→ **Task brief**
Scan the entries below for the word "squared" and copy every line in which it occurs.

*** Opening of Dataset entries ***

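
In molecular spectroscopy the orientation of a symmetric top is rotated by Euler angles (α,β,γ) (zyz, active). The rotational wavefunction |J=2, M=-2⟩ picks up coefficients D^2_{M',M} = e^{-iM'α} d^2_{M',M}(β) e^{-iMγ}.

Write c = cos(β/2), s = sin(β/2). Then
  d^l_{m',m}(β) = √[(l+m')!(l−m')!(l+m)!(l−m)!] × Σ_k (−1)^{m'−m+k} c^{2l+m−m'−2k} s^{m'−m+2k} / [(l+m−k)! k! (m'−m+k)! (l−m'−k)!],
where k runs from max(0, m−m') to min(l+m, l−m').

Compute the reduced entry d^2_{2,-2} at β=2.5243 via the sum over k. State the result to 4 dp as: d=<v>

d=0.8240

d^2_{2,-2}(β=2.5243) via the finite sum:
c=cos(2.524300/2)=0.303769, s=sin(2.524300/2)=0.952746; N=√[24·1·1·24]=24.000000
Admissible k: 0..0 (factorial args all ≥0)
  k=0: (−1)^4·24.0000/(24)·0.3038^0·0.9527^4 = +0.823963
d^2_{2,-2}(2.5243) = +0.823963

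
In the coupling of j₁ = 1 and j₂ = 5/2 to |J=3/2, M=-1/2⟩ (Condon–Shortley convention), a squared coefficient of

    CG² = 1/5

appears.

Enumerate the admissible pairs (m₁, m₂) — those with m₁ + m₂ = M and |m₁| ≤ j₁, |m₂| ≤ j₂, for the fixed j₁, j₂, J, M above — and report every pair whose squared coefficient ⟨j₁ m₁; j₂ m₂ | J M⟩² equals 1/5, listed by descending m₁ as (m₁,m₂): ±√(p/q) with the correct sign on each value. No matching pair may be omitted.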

*** Close of Dataset entries ***

→ **Worked solution**
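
In the coupling of j₁ = 1 and j₂ = 5/2 to |J=3/2, M=-1/2⟩ (Condon–Shortley convention), a squared coefficient of
Enumerate the admissible pairs (m₁, m₂) — those with m₁ + m₂ = M and |m₁| ≤ j₁, |m₂| ≤ j₂, for the fixed j₁, j₂, J, M above — and report every pair whose squared coefficient ⟨j₁ m₁; j₂ m₂ | J M⟩² equals 1/5, listed by descending m₁ as (m₁,m₂): ±√(p/q) with the correct sign on each value. No matching pair may be omitted.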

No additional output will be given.